§ THE PROBLEM
Transcribe each record as written.

§ Collected data
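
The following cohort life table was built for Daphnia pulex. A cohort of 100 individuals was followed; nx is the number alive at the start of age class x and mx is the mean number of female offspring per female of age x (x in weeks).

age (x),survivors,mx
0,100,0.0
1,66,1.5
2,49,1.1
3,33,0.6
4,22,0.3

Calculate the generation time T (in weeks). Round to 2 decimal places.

1.63

lx = nx/n0 = nx/100: 1, 0.66, 0.49, 0.33, 0.22
lx·mx: 0, 0.99, 0.539, 0.198, 0.066 → R0 = 1.793
x·lx·mx: 0, 0.99, 1.078, 0.594, 0.264 → Σ = 2.926
T = 2.926 / 1.793 = 1.631902… → 1.63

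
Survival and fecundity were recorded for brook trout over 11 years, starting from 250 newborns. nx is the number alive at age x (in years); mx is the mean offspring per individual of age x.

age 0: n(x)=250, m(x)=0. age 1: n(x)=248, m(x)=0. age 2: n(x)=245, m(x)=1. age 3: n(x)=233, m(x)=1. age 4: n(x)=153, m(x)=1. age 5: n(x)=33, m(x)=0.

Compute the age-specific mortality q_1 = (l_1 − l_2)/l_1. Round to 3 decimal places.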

§ EXPECTED ANSWER
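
The following cohort life table was built for Daphnia pulex. A cohort of 100 individuals was followed; nx is the number alive at the start of age class x and mx is the mean number of female offspring per female of age x (x in weeks).

age (x),survivors,mx
0,100,0.0
1,66,1.5
2,49,1.1
3,33,0.6
4,22,0.3

Calculate the generation time T (in weeks). Round to 2 decimal places.

1.63

lx = nx/n0 = nx/100: 1, 0.66, 0.49, 0.33, 0.22
lx·mx: 0, 0.99, 0.539, 0.198, 0.066 → R0 = 1.793
x·lx·mx: 0, 0.99, 1.078, 0.594, 0.264 → Σ = 2.926
T = 2.926 / 1.793 = 1.631902… → 1.63

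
Survival and fecundity were recorded for brook trout over 11 years, starting from 250 newborns. nx is the number alive at age x (in years); mx is the mean offspring per individual of age x.

age 0: n(x)=250, m(x)=0. age 1: n(x)=248, m(x)=0. age 2: n(x)=245, m(x)=1. age 3: n(x)=233, m(x)=1. age 4: n(x)=153, m(x)=1. age 5: n(x)=33, m(x)=0.

Compute the age-specific mortality q_1 = (l_1 − l_2)/l_1. Round to 3 decimal places.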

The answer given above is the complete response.